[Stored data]
━━━━━━━━━━━━━━━━

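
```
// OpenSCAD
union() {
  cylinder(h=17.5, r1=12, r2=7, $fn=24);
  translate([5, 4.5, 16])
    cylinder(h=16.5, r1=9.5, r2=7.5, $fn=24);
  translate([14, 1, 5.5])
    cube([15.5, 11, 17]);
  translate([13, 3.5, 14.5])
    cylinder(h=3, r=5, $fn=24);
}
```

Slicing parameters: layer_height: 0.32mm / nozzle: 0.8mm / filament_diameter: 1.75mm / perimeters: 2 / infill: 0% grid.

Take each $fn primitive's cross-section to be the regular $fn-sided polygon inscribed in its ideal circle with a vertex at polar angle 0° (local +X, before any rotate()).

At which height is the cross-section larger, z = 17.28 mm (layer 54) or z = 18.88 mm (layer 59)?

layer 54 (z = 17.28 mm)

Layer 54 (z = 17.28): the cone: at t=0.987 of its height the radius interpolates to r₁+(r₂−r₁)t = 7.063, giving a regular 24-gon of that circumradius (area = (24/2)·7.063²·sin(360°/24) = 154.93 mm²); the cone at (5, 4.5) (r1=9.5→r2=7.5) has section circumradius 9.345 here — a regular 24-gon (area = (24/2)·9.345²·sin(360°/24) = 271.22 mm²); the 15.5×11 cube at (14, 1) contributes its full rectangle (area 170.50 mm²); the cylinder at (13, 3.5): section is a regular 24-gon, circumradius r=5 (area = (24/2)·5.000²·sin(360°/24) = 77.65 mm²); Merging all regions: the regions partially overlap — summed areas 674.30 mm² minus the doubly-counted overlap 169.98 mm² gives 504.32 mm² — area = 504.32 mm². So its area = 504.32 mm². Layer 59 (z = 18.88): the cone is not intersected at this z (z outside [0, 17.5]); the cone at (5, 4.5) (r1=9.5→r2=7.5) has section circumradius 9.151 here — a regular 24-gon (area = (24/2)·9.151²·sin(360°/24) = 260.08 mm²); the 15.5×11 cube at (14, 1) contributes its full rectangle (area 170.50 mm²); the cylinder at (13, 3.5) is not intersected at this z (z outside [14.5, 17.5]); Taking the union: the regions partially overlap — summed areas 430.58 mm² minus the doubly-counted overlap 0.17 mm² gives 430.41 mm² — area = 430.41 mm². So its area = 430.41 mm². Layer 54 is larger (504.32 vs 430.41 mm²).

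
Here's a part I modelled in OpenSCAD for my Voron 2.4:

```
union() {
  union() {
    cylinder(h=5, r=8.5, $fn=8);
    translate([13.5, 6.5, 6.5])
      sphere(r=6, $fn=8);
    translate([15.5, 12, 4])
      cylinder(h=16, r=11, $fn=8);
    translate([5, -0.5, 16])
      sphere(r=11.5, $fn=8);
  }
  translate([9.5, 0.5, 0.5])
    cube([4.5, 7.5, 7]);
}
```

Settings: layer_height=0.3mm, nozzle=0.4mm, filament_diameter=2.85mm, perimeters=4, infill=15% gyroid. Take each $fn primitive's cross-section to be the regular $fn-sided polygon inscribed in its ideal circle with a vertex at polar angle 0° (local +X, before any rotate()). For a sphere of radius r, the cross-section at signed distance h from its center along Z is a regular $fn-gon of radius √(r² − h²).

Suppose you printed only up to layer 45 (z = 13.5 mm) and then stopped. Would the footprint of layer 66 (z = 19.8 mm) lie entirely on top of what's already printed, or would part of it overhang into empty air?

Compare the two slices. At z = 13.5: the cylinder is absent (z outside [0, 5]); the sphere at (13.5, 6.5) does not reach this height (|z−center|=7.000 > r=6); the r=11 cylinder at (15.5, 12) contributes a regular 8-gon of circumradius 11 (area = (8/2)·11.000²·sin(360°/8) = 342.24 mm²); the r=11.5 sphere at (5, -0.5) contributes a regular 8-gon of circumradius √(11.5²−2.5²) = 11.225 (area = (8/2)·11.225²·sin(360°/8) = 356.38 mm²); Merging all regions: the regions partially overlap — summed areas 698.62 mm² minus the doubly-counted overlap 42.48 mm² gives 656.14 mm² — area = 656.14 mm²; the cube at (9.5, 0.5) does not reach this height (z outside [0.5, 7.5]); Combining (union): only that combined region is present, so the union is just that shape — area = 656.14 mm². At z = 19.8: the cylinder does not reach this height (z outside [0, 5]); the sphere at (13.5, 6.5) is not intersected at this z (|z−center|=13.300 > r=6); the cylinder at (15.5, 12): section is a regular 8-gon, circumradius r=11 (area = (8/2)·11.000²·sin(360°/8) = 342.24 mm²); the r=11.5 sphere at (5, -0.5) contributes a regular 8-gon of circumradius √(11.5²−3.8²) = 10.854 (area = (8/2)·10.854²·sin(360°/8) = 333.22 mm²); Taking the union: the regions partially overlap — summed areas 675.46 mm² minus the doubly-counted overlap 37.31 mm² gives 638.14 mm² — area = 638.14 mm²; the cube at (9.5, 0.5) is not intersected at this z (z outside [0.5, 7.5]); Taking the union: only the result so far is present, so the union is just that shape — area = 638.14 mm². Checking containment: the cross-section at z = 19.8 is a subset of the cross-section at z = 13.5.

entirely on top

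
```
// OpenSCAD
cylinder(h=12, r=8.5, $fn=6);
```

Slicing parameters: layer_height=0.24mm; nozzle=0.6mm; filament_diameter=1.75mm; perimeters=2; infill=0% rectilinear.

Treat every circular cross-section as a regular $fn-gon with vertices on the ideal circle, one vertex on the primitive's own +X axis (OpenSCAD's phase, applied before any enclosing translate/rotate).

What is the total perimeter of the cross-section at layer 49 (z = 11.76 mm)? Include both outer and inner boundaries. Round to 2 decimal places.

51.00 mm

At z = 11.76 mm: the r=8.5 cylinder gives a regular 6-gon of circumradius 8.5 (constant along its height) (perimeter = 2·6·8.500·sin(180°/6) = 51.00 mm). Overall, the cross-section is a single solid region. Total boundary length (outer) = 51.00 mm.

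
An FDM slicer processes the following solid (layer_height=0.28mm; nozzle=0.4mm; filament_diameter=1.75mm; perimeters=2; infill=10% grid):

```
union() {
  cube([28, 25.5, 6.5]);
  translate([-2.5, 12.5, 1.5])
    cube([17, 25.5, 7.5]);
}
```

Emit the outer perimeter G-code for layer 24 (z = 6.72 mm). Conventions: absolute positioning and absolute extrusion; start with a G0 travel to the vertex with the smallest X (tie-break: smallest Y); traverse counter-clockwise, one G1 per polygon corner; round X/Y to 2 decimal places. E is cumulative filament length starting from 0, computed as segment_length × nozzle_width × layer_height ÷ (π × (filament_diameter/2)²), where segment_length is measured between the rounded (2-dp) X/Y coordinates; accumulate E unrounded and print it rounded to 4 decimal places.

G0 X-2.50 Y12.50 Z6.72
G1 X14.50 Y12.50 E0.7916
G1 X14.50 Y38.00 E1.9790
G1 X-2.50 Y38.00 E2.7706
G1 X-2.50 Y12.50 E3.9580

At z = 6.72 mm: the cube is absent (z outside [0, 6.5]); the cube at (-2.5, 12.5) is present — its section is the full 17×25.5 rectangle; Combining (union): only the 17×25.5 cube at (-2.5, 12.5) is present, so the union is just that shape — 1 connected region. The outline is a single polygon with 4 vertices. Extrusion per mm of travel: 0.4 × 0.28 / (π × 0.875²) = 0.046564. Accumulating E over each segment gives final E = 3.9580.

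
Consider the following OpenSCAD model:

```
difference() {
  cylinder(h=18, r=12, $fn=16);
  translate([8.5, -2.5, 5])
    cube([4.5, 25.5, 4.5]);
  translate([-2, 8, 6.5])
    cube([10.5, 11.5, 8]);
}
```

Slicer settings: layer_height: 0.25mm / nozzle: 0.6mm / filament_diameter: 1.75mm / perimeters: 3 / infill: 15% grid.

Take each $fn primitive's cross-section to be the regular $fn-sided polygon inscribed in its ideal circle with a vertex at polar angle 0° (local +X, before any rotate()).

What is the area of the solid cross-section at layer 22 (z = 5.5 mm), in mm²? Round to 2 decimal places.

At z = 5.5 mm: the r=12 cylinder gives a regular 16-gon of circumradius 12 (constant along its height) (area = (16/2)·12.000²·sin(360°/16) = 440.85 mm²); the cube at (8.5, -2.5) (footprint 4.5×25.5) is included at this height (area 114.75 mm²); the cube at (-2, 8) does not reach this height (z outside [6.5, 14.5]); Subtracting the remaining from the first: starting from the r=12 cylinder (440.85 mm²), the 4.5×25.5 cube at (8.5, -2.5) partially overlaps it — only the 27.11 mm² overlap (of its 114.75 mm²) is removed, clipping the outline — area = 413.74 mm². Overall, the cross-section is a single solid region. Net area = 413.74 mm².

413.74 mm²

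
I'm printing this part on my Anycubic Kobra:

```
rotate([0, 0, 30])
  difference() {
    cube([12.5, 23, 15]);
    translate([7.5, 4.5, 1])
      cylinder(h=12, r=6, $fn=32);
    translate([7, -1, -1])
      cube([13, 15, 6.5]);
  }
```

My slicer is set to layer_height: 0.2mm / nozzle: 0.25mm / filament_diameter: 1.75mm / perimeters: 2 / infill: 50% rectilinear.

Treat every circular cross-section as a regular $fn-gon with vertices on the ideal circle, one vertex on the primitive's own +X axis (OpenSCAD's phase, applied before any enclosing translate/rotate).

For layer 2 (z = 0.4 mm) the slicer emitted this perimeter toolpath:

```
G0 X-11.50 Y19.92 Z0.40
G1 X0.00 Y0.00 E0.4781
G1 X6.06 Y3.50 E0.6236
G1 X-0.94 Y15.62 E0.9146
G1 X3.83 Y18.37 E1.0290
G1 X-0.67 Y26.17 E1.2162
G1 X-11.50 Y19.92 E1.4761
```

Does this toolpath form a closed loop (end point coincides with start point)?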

━━━━━━━━━━━━━━━━

_Brief_
Every line with "rectilinear" in it should be copied from the entries.

_Response to the task_
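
Slicing parameters: layer_height=0.24mm; nozzle=0.6mm; filament_diameter=1.75mm; perimeters=2; infill=0% rectilinear.
My slicer is set to layer_height: 0.2mm / nozzle: 0.25mm / filament_diameter: 1.75mm / perimeters: 2 / infill: 50% rectilinear.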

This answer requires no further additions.